> **Assigned task**: Give again, word for word, every line below from the one that has "(26, 12, 16)" through the one that has "(273, 260, 377)", both included, and no others.

*** Opening Dataset extract ***

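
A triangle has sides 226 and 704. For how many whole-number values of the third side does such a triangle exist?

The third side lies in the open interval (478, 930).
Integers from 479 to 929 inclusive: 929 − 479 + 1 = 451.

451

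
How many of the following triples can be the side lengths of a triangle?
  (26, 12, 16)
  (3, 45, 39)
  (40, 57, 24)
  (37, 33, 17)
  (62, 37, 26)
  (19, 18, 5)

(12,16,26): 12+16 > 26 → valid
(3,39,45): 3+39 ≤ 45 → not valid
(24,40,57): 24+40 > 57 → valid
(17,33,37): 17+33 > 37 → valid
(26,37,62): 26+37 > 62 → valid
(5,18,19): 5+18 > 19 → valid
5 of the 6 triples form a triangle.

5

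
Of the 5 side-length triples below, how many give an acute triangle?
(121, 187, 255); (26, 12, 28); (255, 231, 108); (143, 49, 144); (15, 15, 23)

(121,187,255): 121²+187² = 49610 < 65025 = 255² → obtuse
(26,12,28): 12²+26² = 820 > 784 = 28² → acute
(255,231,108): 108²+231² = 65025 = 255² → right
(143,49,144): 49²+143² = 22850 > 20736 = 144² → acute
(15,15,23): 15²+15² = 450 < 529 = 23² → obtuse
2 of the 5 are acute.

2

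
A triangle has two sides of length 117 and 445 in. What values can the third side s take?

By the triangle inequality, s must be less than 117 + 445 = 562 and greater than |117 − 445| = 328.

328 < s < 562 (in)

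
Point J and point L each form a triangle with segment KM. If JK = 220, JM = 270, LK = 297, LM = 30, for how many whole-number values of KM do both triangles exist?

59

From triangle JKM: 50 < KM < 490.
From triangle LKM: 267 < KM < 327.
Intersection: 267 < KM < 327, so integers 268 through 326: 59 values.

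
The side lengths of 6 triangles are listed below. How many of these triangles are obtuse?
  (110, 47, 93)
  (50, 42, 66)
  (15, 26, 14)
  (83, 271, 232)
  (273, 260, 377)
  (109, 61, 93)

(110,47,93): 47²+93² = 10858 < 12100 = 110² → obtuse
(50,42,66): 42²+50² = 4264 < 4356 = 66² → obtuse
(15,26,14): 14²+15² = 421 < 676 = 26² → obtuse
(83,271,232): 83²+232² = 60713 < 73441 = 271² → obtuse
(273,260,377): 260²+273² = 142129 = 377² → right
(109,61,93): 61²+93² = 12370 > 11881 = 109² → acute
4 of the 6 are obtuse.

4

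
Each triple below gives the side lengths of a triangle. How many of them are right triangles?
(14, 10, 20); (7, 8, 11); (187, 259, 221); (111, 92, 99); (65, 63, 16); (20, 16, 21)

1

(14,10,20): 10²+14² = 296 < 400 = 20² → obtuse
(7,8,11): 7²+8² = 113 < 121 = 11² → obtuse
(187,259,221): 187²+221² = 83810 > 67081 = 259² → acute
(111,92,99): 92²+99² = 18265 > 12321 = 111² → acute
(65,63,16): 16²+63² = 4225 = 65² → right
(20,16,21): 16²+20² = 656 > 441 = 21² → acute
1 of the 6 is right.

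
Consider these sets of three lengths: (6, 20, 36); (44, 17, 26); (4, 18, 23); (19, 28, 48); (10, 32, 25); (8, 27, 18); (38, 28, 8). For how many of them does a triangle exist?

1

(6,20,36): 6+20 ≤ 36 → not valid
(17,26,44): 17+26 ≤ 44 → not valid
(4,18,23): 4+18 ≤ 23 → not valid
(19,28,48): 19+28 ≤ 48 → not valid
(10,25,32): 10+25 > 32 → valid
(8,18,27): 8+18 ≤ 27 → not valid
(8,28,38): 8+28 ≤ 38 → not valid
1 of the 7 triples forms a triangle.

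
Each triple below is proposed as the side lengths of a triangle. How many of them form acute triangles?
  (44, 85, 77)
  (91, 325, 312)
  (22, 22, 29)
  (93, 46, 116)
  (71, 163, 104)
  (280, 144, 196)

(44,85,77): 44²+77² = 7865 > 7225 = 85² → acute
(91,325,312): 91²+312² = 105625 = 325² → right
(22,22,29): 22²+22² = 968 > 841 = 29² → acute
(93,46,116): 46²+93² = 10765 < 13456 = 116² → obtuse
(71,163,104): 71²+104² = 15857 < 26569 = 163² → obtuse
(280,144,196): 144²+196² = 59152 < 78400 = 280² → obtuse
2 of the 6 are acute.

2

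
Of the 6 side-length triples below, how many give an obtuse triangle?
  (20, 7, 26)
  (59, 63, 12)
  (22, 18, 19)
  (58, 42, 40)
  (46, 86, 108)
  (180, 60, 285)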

*** Closing Dataset extract ***

> **Answer to the problem**:
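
  (26, 12, 16)
  (3, 45, 39)
  (40, 57, 24)
  (37, 33, 17)
  (62, 37, 26)
  (19, 18, 5)

(12,16,26): 12+16 > 26 → valid
(3,39,45): 3+39 ≤ 45 → not valid
(24,40,57): 24+40 > 57 → valid
(17,33,37): 17+33 > 37 → valid
(26,37,62): 26+37 > 62 → valid
(5,18,19): 5+18 > 19 → valid
5 of the 6 triples form a triangle.

5

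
Of the 5 side-length triples below, how many give an acute triangle?
(121, 187, 255); (26, 12, 28); (255, 231, 108); (143, 49, 144); (15, 15, 23)

(121,187,255): 121²+187² = 49610 < 65025 = 255² → obtuse
(26,12,28): 12²+26² = 820 > 784 = 28² → acute
(255,231,108): 108²+231² = 65025 = 255² → right
(143,49,144): 49²+143² = 22850 > 20736 = 144² → acute
(15,15,23): 15²+15² = 450 < 529 = 23² → obtuse
2 of the 5 are acute.

2

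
A triangle has two sides of length 117 and 445 in. What values can the third side s take?

By the triangle inequality, s must be less than 117 + 445 = 562 and greater than |117 − 445| = 328.

328 < s < 562 (in)

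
Point J and point L each form a triangle with segment KM. If JK = 220, JM = 270, LK = 297, LM = 30, for how many whole-number values of KM do both triangles exist?

59

From triangle JKM: 50 < KM < 490.
From triangle LKM: 267 < KM < 327.
Intersection: 267 < KM < 327, so integers 268 through 326: 59 values.

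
The side lengths of 6 triangles are listed below. How many of these triangles are obtuse?
  (110, 47, 93)
  (50, 42, 66)
  (15, 26, 14)
  (83, 271, 232)
  (273, 260, 377)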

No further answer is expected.